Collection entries
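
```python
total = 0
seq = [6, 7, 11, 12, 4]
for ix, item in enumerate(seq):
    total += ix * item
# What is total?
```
Trace:
  total=0
  total=0, ix=0, item=6
  total=7, ix=1, item=7
  total=29, ix=2, item=11
  total=65, ix=3, item=12
  total=81, ix=4, item=4

Final answer: 81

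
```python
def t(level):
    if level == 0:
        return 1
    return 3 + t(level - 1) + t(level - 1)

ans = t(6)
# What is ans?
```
Call trace (a repeated sub-call is expanded the first time; later identical calls just restate its return value):
t(level=6)
  t(level=5)
    t(level=4)
      t(level=3)
        t(level=2)
          t(level=1)
            t(level=0)
            -> return 1
            t(level=0)
            -> return 1
          -> return 5
          t(level=1) -> return 5  (same call as traced above)
        -> return 13
        t(level=2) -> return 13  (same call as traced above)
      -> return 29
      t(level=3) -> return 29  (same call as traced above)
    -> return 61
    t(level=4) -> return 61  (same call as traced above)
  -> return 125
  t(level=5) -> return 125  (same call as traced above)
-> return 253

Final answer: 253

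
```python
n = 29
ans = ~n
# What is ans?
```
Trace:
  n=29
  n=29, ans=-30

Final answer: -30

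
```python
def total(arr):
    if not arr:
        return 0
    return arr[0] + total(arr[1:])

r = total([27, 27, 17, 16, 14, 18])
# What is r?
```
Call trace:
total(arr=[27, 27, 17, 16, 14, 18])
  total(arr=[27, 17, 16, 14, 18])
    total(arr=[17, 16, 14, 18])
      total(arr=[16, 14, 18])
        total(arr=[14, 18])
          total(arr=[18])
            total(arr=[])
            -> return 0
          -> return 18
        -> return 32
      -> return 48
    -> return 65
  -> return 92
-> return 119

Final answer: 119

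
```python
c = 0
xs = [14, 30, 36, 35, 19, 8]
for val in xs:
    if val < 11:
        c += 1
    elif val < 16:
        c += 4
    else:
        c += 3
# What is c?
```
Trace:
  c=0
  c=4, val=14
  c=7, val=30
  c=10, val=36
  c=13, val=35
  c=16, val=19
  c=17, val=8

Final answer: 17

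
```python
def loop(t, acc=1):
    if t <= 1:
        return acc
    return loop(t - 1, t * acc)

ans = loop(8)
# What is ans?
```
Call trace:
loop(t=8, acc=1)
  loop(t=7, acc=8)
    loop(t=6, acc=56)
      loop(t=5, acc=336)
        loop(t=4, acc=1680)
          loop(t=3, acc=6720)
            loop(t=2, acc=20160)
              loop(t=1, acc=40320)
              -> return 40320
            -> return 40320
          -> return 40320
        -> return 40320
      -> return 40320
    -> return 40320
  -> return 40320
-> return 40320

Final answer: 40320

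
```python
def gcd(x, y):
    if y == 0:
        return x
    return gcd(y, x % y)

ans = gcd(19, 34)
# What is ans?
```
Call trace:
gcd(x=19, y=34)
  gcd(x=34, y=19)
    gcd(x=19, y=15)
      gcd(x=15, y=4)
        gcd(x=4, y=3)
          gcd(x=3, y=1)
            gcd(x=1, y=0)
            -> return 1
          -> return 1
        -> return 1
      -> return 1
    -> return 1
  -> return 1
-> return 1

Final answer: 1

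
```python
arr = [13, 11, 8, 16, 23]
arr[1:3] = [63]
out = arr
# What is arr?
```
Trace:
  arr=[13, 11, 8, 16, 23]
  arr=[13, 63, 16, 23]
  arr=[13, 63, 16, 23], out=[13, 63, 16, 23]

Final answer: [13, 63, 16, 23]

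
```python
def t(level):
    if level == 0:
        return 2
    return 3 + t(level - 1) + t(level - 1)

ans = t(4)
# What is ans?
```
Call trace (a repeated sub-call is expanded the first time; later identical calls just restate its return value):
t(level=4)
  t(level=3)
    t(level=2)
      t(level=1)
        t(level=0)
        -> return 2
        t(level=0)
        -> return 2
      -> return 7
      t(level=1) -> return 7  (same call as traced above)
    -> return 17
    t(level=2) -> return 17  (same call as traced above)
  -> return 37
  t(level=3) -> return 37  (same call as traced above)
-> return 77

Final answer: 77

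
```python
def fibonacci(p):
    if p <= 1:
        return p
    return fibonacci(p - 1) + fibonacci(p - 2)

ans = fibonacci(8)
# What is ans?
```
Call trace (a repeated sub-call is expanded the first time; later identical calls just restate its return value):
fibonacci(p=8)
  fibonacci(p=7)
    fibonacci(p=6)
      fibonacci(p=5)
        fibonacci(p=4)
          fibonacci(p=3)
            fibonacci(p=2)
              fibonacci(p=1)
              -> return 1
              fibonacci(p=0)
              -> return 0
            -> return 1
            fibonacci(p=1)
            -> return 1
          -> return 2
          fibonacci(p=2) -> return 1  (same call as traced above)
        -> return 3
        fibonacci(p=3) -> return 2  (same call as traced above)
      -> return 5
      fibonacci(p=4) -> return 3  (same call as traced above)
    -> return 8
    fibonacci(p=5) -> return 5  (same call as traced above)
  -> return 13
  fibonacci(p=6) -> return 8  (same call as traced above)
-> return 21

Final answer: 21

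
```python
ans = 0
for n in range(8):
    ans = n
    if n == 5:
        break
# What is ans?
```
Trace:
  ans=0
  ans=0, n=0
  ans=1, n=1
  ans=2, n=2
  ans=3, n=3
  ans=4, n=4
  ans=5, n=5

Final answer: 5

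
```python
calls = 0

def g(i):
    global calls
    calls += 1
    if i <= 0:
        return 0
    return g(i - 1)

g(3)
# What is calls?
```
Call trace:
g(i=3)
  g(i=2)
    g(i=1)
      g(i=0)
      -> return 0
    -> return 0
  -> return 0
-> return 0

calls is incremented once per call. g is entered once for each i = 3, 2, 1, 0 (the i <= 0 call returns without recursing), i.e. 3 + 1 calls.
calls = 4

Final answer: 4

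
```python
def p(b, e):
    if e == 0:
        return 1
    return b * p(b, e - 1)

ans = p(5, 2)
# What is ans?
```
Call trace:
p(b=5, e=2)
  p(b=5, e=1)
    p(b=5, e=0)
    -> return 1
  -> return 5
-> return 25

Final answer: 25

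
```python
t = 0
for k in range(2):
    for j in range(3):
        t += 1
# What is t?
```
Trace:
  t=0
  t=1, k=0, j=0
  t=2, k=0, j=1
  t=3, k=0, j=2
  t=4, k=1, j=0
  t=5, k=1, j=1
  t=6, k=1, j=2

Final answer: 6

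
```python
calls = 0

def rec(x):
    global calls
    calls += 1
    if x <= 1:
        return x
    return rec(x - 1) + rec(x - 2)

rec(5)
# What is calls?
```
Call trace (a repeated sub-call is expanded the first time; later identical calls just restate its return value):
rec(x=5)
  rec(x=4)
    rec(x=3)
      rec(x=2)
        rec(x=1)
        -> return 1
        rec(x=0)
        -> return 0
      -> return 1
      rec(x=1)
      -> return 1
    -> return 2
    rec(x=2) -> return 1  (same call as traced above)
  -> return 3
  rec(x=3) -> return 2  (same call as traced above)
-> return 5

calls is incremented once per call, so count the calls in each subtree. Let C(x) = number of calls made by rec(x).
C(0) = C(1) = 1 (base case, no recursion); C(x) = 1 + C(x - 1) + C(x - 2) otherwise.
C(2) = 1 + C(1) + C(0) = 1 + 1 + 1 = 3
C(3) = 1 + C(2) + C(1) = 1 + 3 + 1 = 5
C(4) = 1 + C(3) + C(2) = 1 + 5 + 3 = 9
C(5) = 1 + C(4) + C(3) = 1 + 9 + 5 = 15
calls = C(5) = 15

Final answer: 15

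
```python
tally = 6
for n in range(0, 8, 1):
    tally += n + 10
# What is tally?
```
Trace:
  tally=6
  tally=16, n=0
  tally=27, n=1
  tally=39, n=2
  tally=52, n=3
  tally=66, n=4
  tally=81, n=5
  tally=97, n=6
  tally=114, n=7

Final answer: 114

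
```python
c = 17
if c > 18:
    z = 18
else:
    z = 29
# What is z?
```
Trace:
  c=17
  c=17, z=29

Final answer: 29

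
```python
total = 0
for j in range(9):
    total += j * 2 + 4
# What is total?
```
Trace:
  total=0
  total=4, j=0
  total=10, j=1
  total=18, j=2
  total=28, j=3
  total=40, j=4
  total=54, j=5
  total=70, j=6
  total=88, j=7
  total=108, j=8

Final answer: 108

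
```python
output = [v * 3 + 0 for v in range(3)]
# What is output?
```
Trace:
  v=0
  v=1
  v=2
  output=[0, 3, 6]

Final answer: [0, 3, 6]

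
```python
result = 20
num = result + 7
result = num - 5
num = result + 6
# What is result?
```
Trace:
  result=20
  result=20, num=27
  result=22, num=27
  result=22, num=28

Final answer: 22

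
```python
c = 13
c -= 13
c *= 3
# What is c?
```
Trace:
  c=13
  c=0
  c=0

Final answer: 0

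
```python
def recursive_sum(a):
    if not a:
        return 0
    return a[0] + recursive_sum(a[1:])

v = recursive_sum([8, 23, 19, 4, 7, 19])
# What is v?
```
Call trace:
recursive_sum(a=[8, 23, 19, 4, 7, 19])
  recursive_sum(a=[23, 19, 4, 7, 19])
    recursive_sum(a=[19, 4, 7, 19])
      recursive_sum(a=[4, 7, 19])
        recursive_sum(a=[7, 19])
          recursive_sum(a=[19])
            recursive_sum(a=[])
            -> return 0
          -> return 19
        -> return 26
      -> return 30
    -> return 49
  -> return 72
-> return 80

Final answer: 80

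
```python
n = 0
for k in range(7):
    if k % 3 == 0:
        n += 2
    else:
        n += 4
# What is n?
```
Trace:
  n=0
  n=2, k=0
  n=6, k=1
  n=10, k=2
  n=12, k=3
  n=16, k=4
  n=20, k=5
  n=22, k=6

Final answer: 22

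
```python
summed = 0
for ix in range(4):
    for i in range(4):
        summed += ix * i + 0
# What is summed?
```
Trace:
  summed=0
  summed=0, ix=0, i=0
  summed=0, ix=0, i=1
  summed=0, ix=0, i=2
  summed=0, ix=0, i=3
  summed=0, ix=1, i=0
  summed=1, ix=1, i=1
  summed=3, ix=1, i=2
  summed=6, ix=1, i=3
  summed=6, ix=2, i=0
  summed=8, ix=2, i=1
  summed=12, ix=2, i=2
  summed=18, ix=2, i=3
  summed=18, ix=3, i=0
  summed=21, ix=3, i=1
  summed=27, ix=3, i=2
  summed=36, ix=3, i=3

Final answer: 36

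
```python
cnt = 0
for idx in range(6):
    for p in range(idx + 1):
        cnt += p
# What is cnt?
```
Trace:
  cnt=0
  cnt=0, idx=0, p=0
  cnt=0, idx=1, p=0
  cnt=1, idx=1, p=1
  cnt=1, idx=2, p=0
  cnt=2, idx=2, p=1
  cnt=4, idx=2, p=2
  cnt=4, idx=3, p=0
  cnt=5, idx=3, p=1
  cnt=7, idx=3, p=2
  cnt=10, idx=3, p=3
  cnt=10, idx=4, p=0
  cnt=11, idx=4, p=1
  cnt=13, idx=4, p=2
  cnt=16, idx=4, p=3
  cnt=20, idx=4, p=4
  cnt=20, idx=5, p=0
  cnt=21, idx=5, p=1
  cnt=23, idx=5, p=2
  cnt=26, idx=5, p=3
  cnt=30, idx=5, p=4
  cnt=35, idx=5, p=5

Final answer: 35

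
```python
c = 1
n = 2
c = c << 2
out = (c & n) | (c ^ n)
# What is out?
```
Trace:
  c=1
  c=1, n=2
  c=4, n=2
  c=4, n=2, out=6

Final answer: 6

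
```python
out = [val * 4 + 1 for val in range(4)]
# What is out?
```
Trace:
  val=0
  val=1
  val=2
  val=3
  out=[1, 5, 9, 13]

Final answer: [1, 5, 9, 13]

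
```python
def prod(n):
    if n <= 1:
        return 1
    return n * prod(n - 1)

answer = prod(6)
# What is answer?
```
Call trace:
prod(n=6)
  prod(n=5)
    prod(n=4)
      prod(n=3)
        prod(n=2)
          prod(n=1)
          -> return 1
        -> return 2
      -> return 6
    -> return 24
  -> return 120
-> return 720

Final answer: 720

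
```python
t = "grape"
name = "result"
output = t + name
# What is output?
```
Trace:
  t='grape'
  t='grape', name='result'
  t='grape', name='result', output='graperesult'

Final answer: 'graperesult'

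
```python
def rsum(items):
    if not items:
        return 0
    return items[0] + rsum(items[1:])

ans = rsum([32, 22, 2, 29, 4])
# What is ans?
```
Call trace:
rsum(items=[32, 22, 2, 29, 4])
  rsum(items=[22, 2, 29, 4])
    rsum(items=[2, 29, 4])
      rsum(items=[29, 4])
        rsum(items=[4])
          rsum(items=[])
          -> return 0
        -> return 4
      -> return 33
    -> return 35
  -> return 57
-> return 89

Final answer: 89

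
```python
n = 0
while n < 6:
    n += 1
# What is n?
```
Trace:
  n=0
  n=1
  n=2
  n=3
  n=4
  n=5
  n=6

Final answer: 6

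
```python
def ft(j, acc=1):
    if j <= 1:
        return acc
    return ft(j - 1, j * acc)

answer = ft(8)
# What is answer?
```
Call trace:
ft(j=8, acc=1)
  ft(j=7, acc=8)
    ft(j=6, acc=56)
      ft(j=5, acc=336)
        ft(j=4, acc=1680)
          ft(j=3, acc=6720)
            ft(j=2, acc=20160)
              ft(j=1, acc=40320)
              -> return 40320
            -> return 40320
          -> return 40320
        -> return 40320
      -> return 40320
    -> return 40320
  -> return 40320
-> return 40320

Final answer: 40320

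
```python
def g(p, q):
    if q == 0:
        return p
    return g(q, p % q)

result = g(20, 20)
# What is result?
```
Call trace:
g(p=20, q=20)
  g(p=20, q=0)
  -> return 20
-> return 20

Final answer: 20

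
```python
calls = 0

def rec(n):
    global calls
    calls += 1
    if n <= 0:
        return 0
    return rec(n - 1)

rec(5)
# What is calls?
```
Call trace:
rec(n=5)
  rec(n=4)
    rec(n=3)
      rec(n=2)
        rec(n=1)
          rec(n=0)
          -> return 0
        -> return 0
      -> return 0
    -> return 0
  -> return 0
-> return 0

calls is incremented once per call. rec is entered once for each n = 5, 4, 3, 2, 1, 0 (the n <= 0 call returns without recursing), i.e. 5 + 1 calls.
calls = 6

Final answer: 6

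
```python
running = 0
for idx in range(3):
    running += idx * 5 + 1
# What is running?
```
Trace:
  running=0
  running=1, idx=0
  running=7, idx=1
  running=18, idx=2

Final answer: 18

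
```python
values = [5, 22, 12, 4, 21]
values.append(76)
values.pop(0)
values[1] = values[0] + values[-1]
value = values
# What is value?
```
Trace:
  values=[5, 22, 12, 4, 21]
  values=[5, 22, 12, 4, 21, 76]
  values=[22, 12, 4, 21, 76]
  values=[22, 98, 4, 21, 76]
  values=[22, 98, 4, 21, 76], value=[22, 98, 4, 21, 76]

Final answer: [22, 98, 4, 21, 76]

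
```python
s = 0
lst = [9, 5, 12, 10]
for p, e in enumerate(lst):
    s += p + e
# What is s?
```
Trace:
  s=0
  s=9, p=0, e=9
  s=15, p=1, e=5
  s=29, p=2, e=12
  s=42, p=3, e=10

Final answer: 42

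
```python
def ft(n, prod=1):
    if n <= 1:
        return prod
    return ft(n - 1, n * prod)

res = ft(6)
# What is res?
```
Call trace:
ft(n=6, prod=1)
  ft(n=5, prod=6)
    ft(n=4, prod=30)
      ft(n=3, prod=120)
        ft(n=2, prod=360)
          ft(n=1, prod=720)
          -> return 720
        -> return 720
      -> return 720
    -> return 720
  -> return 720
-> return 720

Final answer: 720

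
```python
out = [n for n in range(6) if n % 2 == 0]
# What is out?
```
Trace:
  n=0
  n=1
  n=2
  n=3
  n=4
  n=5
  out=[0, 2, 4]

Final answer: [0, 2, 4]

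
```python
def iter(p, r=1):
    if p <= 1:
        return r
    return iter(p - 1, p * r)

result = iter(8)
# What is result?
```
Call trace:
iter(p=8, r=1)
  iter(p=7, r=8)
    iter(p=6, r=56)
      iter(p=5, r=336)
        iter(p=4, r=1680)
          iter(p=3, r=6720)
            iter(p=2, r=20160)
              iter(p=1, r=40320)
              -> return 40320
            -> return 40320
          -> return 40320
        -> return 40320
      -> return 40320
    -> return 40320
  -> return 40320
-> return 40320

Final answer: 40320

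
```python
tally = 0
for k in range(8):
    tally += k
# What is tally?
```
Trace:
  tally=0
  tally=0, k=0
  tally=1, k=1
  tally=3, k=2
  tally=6, k=3
  tally=10, k=4
  tally=15, k=5
  tally=21, k=6
  tally=28, k=7

Final answer: 28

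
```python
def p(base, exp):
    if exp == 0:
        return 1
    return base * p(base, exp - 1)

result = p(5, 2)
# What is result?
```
Call trace:
p(base=5, exp=2)
  p(base=5, exp=1)
    p(base=5, exp=0)
    -> return 1
  -> return 5
-> return 25

Final answer: 25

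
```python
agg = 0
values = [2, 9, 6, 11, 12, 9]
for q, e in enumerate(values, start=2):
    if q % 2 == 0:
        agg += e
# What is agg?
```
Trace:
  agg=0
  agg=2, q=2, e=2
  agg=2, q=3, e=9
  agg=8, q=4, e=6
  agg=8, q=5, e=11
  agg=20, q=6, e=12
  agg=20, q=7, e=9

Final answer: 20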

**Try it:** Tell how many lines of the data above hold the string "enumerate". Give only the number.

**Result for this exercise:** 3